Records contained in a dataset:
------------------------------------------------------------
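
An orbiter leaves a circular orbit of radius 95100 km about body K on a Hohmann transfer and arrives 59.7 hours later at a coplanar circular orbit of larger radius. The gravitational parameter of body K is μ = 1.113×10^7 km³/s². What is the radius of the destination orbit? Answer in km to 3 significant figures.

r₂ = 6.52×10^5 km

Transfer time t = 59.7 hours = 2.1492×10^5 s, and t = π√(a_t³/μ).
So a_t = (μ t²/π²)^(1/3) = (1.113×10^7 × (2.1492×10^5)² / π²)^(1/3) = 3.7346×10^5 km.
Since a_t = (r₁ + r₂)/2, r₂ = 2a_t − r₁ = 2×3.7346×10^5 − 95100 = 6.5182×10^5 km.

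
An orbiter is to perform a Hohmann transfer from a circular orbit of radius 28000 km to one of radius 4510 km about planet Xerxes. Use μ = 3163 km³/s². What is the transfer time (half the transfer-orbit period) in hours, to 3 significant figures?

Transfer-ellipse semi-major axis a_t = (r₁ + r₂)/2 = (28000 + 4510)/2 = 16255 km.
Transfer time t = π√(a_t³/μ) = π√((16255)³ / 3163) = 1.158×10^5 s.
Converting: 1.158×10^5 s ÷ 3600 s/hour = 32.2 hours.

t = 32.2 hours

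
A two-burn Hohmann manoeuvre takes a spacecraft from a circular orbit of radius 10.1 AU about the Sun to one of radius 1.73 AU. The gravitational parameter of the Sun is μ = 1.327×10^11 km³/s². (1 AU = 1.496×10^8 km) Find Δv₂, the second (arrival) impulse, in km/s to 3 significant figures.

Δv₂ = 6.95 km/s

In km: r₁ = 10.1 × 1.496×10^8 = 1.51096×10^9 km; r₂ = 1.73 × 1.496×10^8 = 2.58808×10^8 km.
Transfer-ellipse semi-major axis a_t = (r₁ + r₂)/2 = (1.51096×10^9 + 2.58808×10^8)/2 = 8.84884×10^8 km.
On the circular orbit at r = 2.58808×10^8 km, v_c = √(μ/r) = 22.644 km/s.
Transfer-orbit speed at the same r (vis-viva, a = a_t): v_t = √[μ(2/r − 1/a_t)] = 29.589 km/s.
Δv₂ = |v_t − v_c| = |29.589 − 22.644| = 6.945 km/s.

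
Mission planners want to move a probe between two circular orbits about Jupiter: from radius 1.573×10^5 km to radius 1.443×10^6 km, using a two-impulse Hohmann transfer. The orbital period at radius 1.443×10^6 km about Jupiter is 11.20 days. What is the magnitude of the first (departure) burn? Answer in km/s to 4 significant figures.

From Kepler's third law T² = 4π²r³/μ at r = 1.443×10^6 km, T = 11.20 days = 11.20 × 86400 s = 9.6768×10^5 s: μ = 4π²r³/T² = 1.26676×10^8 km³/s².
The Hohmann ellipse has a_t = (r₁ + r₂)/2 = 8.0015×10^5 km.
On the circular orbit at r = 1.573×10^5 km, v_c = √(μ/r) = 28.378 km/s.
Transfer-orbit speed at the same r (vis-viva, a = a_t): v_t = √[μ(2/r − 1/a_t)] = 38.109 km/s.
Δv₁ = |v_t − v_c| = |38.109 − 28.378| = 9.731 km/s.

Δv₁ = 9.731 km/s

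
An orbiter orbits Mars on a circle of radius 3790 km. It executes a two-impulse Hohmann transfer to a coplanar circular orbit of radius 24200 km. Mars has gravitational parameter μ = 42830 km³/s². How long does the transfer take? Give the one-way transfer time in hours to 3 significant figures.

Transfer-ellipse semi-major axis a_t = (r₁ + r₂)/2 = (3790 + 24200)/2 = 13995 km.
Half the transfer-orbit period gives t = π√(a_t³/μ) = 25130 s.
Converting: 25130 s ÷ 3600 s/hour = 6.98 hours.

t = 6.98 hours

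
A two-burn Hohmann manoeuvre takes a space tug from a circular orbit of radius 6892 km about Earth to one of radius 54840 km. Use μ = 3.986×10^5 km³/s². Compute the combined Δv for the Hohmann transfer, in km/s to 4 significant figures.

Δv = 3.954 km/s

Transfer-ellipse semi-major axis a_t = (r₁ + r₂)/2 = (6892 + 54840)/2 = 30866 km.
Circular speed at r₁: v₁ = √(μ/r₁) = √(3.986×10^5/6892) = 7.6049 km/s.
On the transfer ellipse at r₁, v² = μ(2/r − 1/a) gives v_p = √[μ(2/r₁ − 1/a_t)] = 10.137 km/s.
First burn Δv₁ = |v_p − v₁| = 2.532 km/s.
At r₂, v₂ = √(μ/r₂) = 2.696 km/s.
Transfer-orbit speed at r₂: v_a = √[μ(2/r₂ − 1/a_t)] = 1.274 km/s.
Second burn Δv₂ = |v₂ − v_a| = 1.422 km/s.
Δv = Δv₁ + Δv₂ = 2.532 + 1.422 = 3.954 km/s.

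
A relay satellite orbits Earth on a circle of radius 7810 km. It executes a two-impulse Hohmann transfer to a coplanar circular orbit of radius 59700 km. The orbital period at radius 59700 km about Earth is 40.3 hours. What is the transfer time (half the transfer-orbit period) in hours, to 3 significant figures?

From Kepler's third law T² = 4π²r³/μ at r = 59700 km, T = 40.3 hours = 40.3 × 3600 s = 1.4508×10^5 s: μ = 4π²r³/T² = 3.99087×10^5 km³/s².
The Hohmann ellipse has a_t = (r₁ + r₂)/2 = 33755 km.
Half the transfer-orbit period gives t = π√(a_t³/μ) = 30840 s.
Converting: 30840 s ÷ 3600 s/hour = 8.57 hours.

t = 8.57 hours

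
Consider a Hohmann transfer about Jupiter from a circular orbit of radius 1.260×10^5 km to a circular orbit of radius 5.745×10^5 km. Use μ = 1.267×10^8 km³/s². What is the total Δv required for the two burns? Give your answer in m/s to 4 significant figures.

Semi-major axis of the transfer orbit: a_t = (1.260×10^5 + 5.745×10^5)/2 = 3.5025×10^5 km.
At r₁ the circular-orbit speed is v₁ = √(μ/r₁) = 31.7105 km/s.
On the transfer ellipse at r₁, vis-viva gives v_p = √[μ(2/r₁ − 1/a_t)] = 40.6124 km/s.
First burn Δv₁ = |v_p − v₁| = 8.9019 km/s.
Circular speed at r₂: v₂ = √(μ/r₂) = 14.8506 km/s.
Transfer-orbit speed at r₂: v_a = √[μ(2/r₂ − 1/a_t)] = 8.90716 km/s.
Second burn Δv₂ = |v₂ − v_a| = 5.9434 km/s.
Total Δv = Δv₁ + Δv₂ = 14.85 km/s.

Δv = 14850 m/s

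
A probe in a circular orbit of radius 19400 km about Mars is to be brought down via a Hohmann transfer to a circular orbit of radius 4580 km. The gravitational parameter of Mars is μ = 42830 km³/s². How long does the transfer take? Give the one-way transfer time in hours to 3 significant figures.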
------------------------------------------------------------
* [AIM OF THE TASK]: Every line from the one that has "Consider a Hohmann" down to the last line above must be written out exactly, with both ends included and nothing else.

* [REPLY TO THE EXERCISE]:
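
Consider a Hohmann transfer about Jupiter from a circular orbit of radius 1.260×10^5 km to a circular orbit of radius 5.745×10^5 km. Use μ = 1.267×10^8 km³/s². What is the total Δv required for the two burns? Give your answer in m/s to 4 significant figures.

Semi-major axis of the transfer orbit: a_t = (1.260×10^5 + 5.745×10^5)/2 = 3.5025×10^5 km.
At r₁ the circular-orbit speed is v₁ = √(μ/r₁) = 31.7105 km/s.
On the transfer ellipse at r₁, vis-viva gives v_p = √[μ(2/r₁ − 1/a_t)] = 40.6124 km/s.
First burn Δv₁ = |v_p − v₁| = 8.9019 km/s.
Circular speed at r₂: v₂ = √(μ/r₂) = 14.8506 km/s.
Transfer-orbit speed at r₂: v_a = √[μ(2/r₂ − 1/a_t)] = 8.90716 km/s.
Second burn Δv₂ = |v₂ − v_a| = 5.9434 km/s.
Total Δv = Δv₁ + Δv₂ = 14.85 km/s.

Δv = 14850 m/s

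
A probe in a circular orbit of radius 19400 km about Mars is to be brought down via a Hohmann transfer to a circular orbit of radius 4580 km. The gravitational parameter of Mars is μ = 42830 km³/s². How long does the transfer take? Give the one-way transfer time in hours to 3 significant figures.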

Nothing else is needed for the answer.